== Extracted records ==

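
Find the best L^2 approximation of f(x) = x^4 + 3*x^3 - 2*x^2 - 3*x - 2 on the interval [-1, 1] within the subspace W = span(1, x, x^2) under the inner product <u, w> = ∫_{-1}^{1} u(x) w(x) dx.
g(x) = -8*x^2/7 - 6*x/5 - 73/35

The best approximation g ∈ W is the orthogonal projection of f onto W. Writing g = a_0 + a_1 x + a_2 x^2, the coefficients solve the normal equations G · a = b where
  G_{ij} = <φ_i, φ_j> and b_i = <f, φ_i>, with φ_0 = 1, φ_1 = x, φ_2 = x^2.
G =
  [2, 0, 2/3]
  [0, 2/3, 0]
  [2/3, 0, 2/5],
b = (-74/15, -4/5, -194/105).
Solving gives a_0 = -73/35, a_1 = -6/5, a_2 = -8/7, so
  g(x) = -8*x^2/7 - 6*x/5 - 73/35.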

===

• **Exercise**
Go through the material and write each line out again exactly.

• **Task solution**
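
Find the best L^2 approximation of f(x) = x^4 + 3*x^3 - 2*x^2 - 3*x - 2 on the interval [-1, 1] within the subspace W = span(1, x, x^2) under the inner product <u, w> = ∫_{-1}^{1} u(x) w(x) dx.
g(x) = -8*x^2/7 - 6*x/5 - 73/35

The best approximation g ∈ W is the orthogonal projection of f onto W. Writing g = a_0 + a_1 x + a_2 x^2, the coefficients solve the normal equations G · a = b where
  G_{ij} = <φ_i, φ_j> and b_i = <f, φ_i>, with φ_0 = 1, φ_1 = x, φ_2 = x^2.
G =
  [2, 0, 2/3]
  [0, 2/3, 0]
  [2/3, 0, 2/5],
b = (-74/15, -4/5, -194/105).
Solving gives a_0 = -73/35, a_1 = -6/5, a_2 = -8/7, so
  g(x) = -8*x^2/7 - 6*x/5 - 73/35.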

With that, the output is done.